(Data records)

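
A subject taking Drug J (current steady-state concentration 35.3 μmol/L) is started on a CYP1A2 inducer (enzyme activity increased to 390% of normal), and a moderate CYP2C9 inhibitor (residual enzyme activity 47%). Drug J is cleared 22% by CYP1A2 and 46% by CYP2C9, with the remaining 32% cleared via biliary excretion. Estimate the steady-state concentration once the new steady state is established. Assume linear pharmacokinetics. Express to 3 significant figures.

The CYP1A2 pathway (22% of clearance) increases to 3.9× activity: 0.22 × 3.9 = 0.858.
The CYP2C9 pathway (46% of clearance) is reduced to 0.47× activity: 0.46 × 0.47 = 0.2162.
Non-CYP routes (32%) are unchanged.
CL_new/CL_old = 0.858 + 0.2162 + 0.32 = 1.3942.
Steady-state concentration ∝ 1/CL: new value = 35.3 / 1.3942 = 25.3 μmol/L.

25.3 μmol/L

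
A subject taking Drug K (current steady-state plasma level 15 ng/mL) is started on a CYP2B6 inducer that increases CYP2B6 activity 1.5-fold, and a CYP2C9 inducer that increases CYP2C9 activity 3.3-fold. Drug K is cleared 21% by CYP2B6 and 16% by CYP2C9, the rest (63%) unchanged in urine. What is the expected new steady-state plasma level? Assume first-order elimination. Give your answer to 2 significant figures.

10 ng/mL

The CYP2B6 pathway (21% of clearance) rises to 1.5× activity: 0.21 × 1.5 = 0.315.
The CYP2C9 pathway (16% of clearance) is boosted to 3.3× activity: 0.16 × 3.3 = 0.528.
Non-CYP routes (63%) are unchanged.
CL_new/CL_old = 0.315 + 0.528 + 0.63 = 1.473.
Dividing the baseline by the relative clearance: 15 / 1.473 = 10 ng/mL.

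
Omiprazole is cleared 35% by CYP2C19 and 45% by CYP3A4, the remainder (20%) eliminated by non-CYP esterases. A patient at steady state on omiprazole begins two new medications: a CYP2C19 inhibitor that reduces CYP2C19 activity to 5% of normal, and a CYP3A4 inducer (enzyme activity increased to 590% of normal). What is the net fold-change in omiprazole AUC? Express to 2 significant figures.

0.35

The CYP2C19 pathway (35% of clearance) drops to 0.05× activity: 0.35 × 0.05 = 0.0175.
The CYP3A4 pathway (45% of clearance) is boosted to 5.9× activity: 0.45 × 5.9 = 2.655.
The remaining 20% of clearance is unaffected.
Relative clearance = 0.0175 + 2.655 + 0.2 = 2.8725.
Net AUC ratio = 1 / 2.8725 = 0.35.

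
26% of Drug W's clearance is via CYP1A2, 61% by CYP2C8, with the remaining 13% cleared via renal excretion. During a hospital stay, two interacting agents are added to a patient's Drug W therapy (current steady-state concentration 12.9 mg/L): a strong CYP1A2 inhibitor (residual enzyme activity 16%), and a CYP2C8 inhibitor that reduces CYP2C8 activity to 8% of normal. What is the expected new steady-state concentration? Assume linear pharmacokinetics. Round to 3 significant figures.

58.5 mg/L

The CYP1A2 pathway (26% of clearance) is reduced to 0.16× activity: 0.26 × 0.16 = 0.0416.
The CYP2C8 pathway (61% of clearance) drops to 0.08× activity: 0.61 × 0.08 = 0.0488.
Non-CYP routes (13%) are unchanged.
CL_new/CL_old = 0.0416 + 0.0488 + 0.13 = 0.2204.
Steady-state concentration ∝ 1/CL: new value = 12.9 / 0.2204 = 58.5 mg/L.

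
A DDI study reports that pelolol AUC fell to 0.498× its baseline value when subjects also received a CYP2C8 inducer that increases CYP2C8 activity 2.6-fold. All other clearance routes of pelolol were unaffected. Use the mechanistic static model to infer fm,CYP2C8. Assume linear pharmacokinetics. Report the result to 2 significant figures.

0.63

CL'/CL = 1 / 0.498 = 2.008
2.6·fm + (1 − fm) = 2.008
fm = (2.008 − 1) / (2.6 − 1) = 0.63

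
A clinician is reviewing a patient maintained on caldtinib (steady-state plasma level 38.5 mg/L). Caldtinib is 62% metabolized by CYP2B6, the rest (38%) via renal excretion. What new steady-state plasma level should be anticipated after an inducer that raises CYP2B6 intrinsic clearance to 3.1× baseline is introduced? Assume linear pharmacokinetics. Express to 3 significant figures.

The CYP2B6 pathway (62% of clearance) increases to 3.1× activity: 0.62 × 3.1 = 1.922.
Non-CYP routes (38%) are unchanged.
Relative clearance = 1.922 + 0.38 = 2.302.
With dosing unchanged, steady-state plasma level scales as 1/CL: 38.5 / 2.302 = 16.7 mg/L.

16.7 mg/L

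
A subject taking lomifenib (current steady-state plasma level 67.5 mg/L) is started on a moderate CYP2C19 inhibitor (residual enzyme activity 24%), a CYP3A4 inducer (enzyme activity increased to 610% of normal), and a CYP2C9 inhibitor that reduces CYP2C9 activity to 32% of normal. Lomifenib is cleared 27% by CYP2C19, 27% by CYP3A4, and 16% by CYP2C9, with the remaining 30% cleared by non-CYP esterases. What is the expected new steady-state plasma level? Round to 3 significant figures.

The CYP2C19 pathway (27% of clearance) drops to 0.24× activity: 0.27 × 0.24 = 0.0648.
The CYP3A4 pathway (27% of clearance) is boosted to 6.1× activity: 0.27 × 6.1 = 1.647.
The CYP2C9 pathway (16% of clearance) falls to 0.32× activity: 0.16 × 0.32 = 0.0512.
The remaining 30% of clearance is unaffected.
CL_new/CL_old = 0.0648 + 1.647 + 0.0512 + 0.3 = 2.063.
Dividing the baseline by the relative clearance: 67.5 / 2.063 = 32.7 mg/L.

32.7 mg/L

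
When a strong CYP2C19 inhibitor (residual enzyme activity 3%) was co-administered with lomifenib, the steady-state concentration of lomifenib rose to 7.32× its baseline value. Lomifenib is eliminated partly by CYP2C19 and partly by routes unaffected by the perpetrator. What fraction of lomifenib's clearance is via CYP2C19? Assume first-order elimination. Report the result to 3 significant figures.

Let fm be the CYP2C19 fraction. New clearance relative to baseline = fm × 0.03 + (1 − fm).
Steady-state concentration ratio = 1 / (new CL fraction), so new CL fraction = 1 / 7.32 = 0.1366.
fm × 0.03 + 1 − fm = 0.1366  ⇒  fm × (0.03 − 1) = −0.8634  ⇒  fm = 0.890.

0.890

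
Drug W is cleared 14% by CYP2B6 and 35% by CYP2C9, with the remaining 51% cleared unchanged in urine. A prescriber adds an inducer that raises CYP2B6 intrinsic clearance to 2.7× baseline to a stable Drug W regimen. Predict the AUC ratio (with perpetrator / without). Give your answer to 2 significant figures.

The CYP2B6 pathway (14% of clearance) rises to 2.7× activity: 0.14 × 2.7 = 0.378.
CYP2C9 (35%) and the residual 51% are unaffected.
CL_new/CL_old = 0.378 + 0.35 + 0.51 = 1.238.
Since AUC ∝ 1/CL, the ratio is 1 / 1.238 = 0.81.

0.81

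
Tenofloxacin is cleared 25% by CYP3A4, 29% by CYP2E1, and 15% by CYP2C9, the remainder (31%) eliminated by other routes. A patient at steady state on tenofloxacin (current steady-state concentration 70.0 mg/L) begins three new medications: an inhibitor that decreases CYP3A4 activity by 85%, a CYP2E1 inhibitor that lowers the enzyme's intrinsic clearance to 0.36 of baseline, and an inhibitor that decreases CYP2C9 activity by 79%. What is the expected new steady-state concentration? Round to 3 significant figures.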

(PROBLEM TO SOLVE)
Could you output each line above exactly as it was given?

(SOLUTION FOR THIS EXERCISE)
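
A subject taking Drug J (current steady-state concentration 35.3 μmol/L) is started on a CYP1A2 inducer (enzyme activity increased to 390% of normal), and a moderate CYP2C9 inhibitor (residual enzyme activity 47%). Drug J is cleared 22% by CYP1A2 and 46% by CYP2C9, with the remaining 32% cleared via biliary excretion. Estimate the steady-state concentration once the new steady state is established. Assume linear pharmacokinetics. Express to 3 significant figures.

The CYP1A2 pathway (22% of clearance) increases to 3.9× activity: 0.22 × 3.9 = 0.858.
The CYP2C9 pathway (46% of clearance) is reduced to 0.47× activity: 0.46 × 0.47 = 0.2162.
Non-CYP routes (32%) are unchanged.
CL_new/CL_old = 0.858 + 0.2162 + 0.32 = 1.3942.
Steady-state concentration ∝ 1/CL: new value = 35.3 / 1.3942 = 25.3 μmol/L.

25.3 μmol/L

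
A subject taking Drug K (current steady-state plasma level 15 ng/mL) is started on a CYP2B6 inducer that increases CYP2B6 activity 1.5-fold, and a CYP2C9 inducer that increases CYP2C9 activity 3.3-fold. Drug K is cleared 21% by CYP2B6 and 16% by CYP2C9, the rest (63%) unchanged in urine. What is the expected new steady-state plasma level? Assume first-order elimination. Give your answer to 2 significant figures.

10 ng/mL

The CYP2B6 pathway (21% of clearance) rises to 1.5× activity: 0.21 × 1.5 = 0.315.
The CYP2C9 pathway (16% of clearance) is boosted to 3.3× activity: 0.16 × 3.3 = 0.528.
Non-CYP routes (63%) are unchanged.
CL_new/CL_old = 0.315 + 0.528 + 0.63 = 1.473.
Dividing the baseline by the relative clearance: 15 / 1.473 = 10 ng/mL.

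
Omiprazole is cleared 35% by CYP2C19 and 45% by CYP3A4, the remainder (20%) eliminated by non-CYP esterases. A patient at steady state on omiprazole begins two new medications: a CYP2C19 inhibitor that reduces CYP2C19 activity to 5% of normal, and a CYP3A4 inducer (enzyme activity increased to 590% of normal). What is the net fold-change in omiprazole AUC? Express to 2 significant figures.

0.35

The CYP2C19 pathway (35% of clearance) drops to 0.05× activity: 0.35 × 0.05 = 0.0175.
The CYP3A4 pathway (45% of clearance) is boosted to 5.9× activity: 0.45 × 5.9 = 2.655.
The remaining 20% of clearance is unaffected.
Relative clearance = 0.0175 + 2.655 + 0.2 = 2.8725.
Net AUC ratio = 1 / 2.8725 = 0.35.

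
26% of Drug W's clearance is via CYP1A2, 61% by CYP2C8, with the remaining 13% cleared via renal excretion. During a hospital stay, two interacting agents are added to a patient's Drug W therapy (current steady-state concentration 12.9 mg/L): a strong CYP1A2 inhibitor (residual enzyme activity 16%), and a CYP2C8 inhibitor that reduces CYP2C8 activity to 8% of normal. What is the expected new steady-state concentration? Assume linear pharmacokinetics. Round to 3 significant figures.

58.5 mg/L

The CYP1A2 pathway (26% of clearance) is reduced to 0.16× activity: 0.26 × 0.16 = 0.0416.
The CYP2C8 pathway (61% of clearance) drops to 0.08× activity: 0.61 × 0.08 = 0.0488.
Non-CYP routes (13%) are unchanged.
CL_new/CL_old = 0.0416 + 0.0488 + 0.13 = 0.2204.
Steady-state concentration ∝ 1/CL: new value = 12.9 / 0.2204 = 58.5 mg/L.

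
A DDI study reports that pelolol AUC fell to 0.498× its baseline value when subjects also received a CYP2C8 inducer that increases CYP2C8 activity 2.6-fold. All other clearance routes of pelolol were unaffected. Use the mechanistic static model to infer fm,CYP2C8. Assume linear pharmacokinetics. Report the result to 2 significant figures.

0.63

CL'/CL = 1 / 0.498 = 2.008
2.6·fm + (1 − fm) = 2.008
fm = (2.008 − 1) / (2.6 − 1) = 0.63

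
A clinician is reviewing a patient maintained on caldtinib (steady-state plasma level 38.5 mg/L). Caldtinib is 62% metabolized by CYP2B6, the rest (38%) via renal excretion. What new steady-state plasma level should be anticipated after an inducer that raises CYP2B6 intrinsic clearance to 3.1× baseline is introduced? Assume linear pharmacokinetics. Express to 3 significant figures.

The CYP2B6 pathway (62% of clearance) increases to 3.1× activity: 0.62 × 3.1 = 1.922.
Non-CYP routes (38%) are unchanged.
Relative clearance = 1.922 + 0.38 = 2.302.
With dosing unchanged, steady-state plasma level scales as 1/CL: 38.5 / 2.302 = 16.7 mg/L.

16.7 mg/L

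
A subject taking lomifenib (current steady-state plasma level 67.5 mg/L) is started on a moderate CYP2C19 inhibitor (residual enzyme activity 24%), a CYP3A4 inducer (enzyme activity increased to 610% of normal), and a CYP2C9 inhibitor that reduces CYP2C9 activity to 32% of normal. Lomifenib is cleared 27% by CYP2C19, 27% by CYP3A4, and 16% by CYP2C9, with the remaining 30% cleared by non-CYP esterases. What is the expected new steady-state plasma level? Round to 3 significant figures.

The CYP2C19 pathway (27% of clearance) drops to 0.24× activity: 0.27 × 0.24 = 0.0648.
The CYP3A4 pathway (27% of clearance) is boosted to 6.1× activity: 0.27 × 6.1 = 1.647.
The CYP2C9 pathway (16% of clearance) falls to 0.32× activity: 0.16 × 0.32 = 0.0512.
The remaining 30% of clearance is unaffected.
CL_new/CL_old = 0.0648 + 1.647 + 0.0512 + 0.3 = 2.063.
Dividing the baseline by the relative clearance: 67.5 / 2.063 = 32.7 mg/L.

32.7 mg/L

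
When a strong CYP2C19 inhibitor (residual enzyme activity 3%) was co-administered with lomifenib, the steady-state concentration of lomifenib rose to 7.32× its baseline value. Lomifenib is eliminated partly by CYP2C19 and partly by routes unaffected by the perpetrator. What fraction of lomifenib's clearance is via CYP2C19? Assume first-order elimination. Report the result to 3 significant figures.

Let fm be the CYP2C19 fraction. New clearance relative to baseline = fm × 0.03 + (1 − fm).
Steady-state concentration ratio = 1 / (new CL fraction), so new CL fraction = 1 / 7.32 = 0.1366.
fm × 0.03 + 1 − fm = 0.1366  ⇒  fm × (0.03 − 1) = −0.8634  ⇒  fm = 0.890.

0.890

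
Drug W is cleared 14% by CYP2B6 and 35% by CYP2C9, with the remaining 51% cleared unchanged in urine. A prescriber adds an inducer that raises CYP2B6 intrinsic clearance to 2.7× baseline to a stable Drug W regimen. Predict the AUC ratio (with perpetrator / without). Give your answer to 2 significant figures.

The CYP2B6 pathway (14% of clearance) rises to 2.7× activity: 0.14 × 2.7 = 0.378.
CYP2C9 (35%) and the residual 51% are unaffected.
CL_new/CL_old = 0.378 + 0.35 + 0.51 = 1.238.
Since AUC ∝ 1/CL, the ratio is 1 / 1.238 = 0.81.

0.81

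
Tenofloxacin is cleared 25% by CYP3A4, 29% by CYP2E1, and 15% by CYP2C9, the remainder (31%) eliminated by other routes. A patient at steady state on tenofloxacin (current steady-state concentration 70.0 mg/L) begins three new medications: an inhibitor that decreases CYP3A4 activity by 85%, a CYP2E1 inhibitor that lowers the enzyme's intrinsic clearance to 0.36 of baseline, and an inhibitor that decreases CYP2C9 activity by 79%. What is the expected new steady-state concentration? Round to 3 significant figures.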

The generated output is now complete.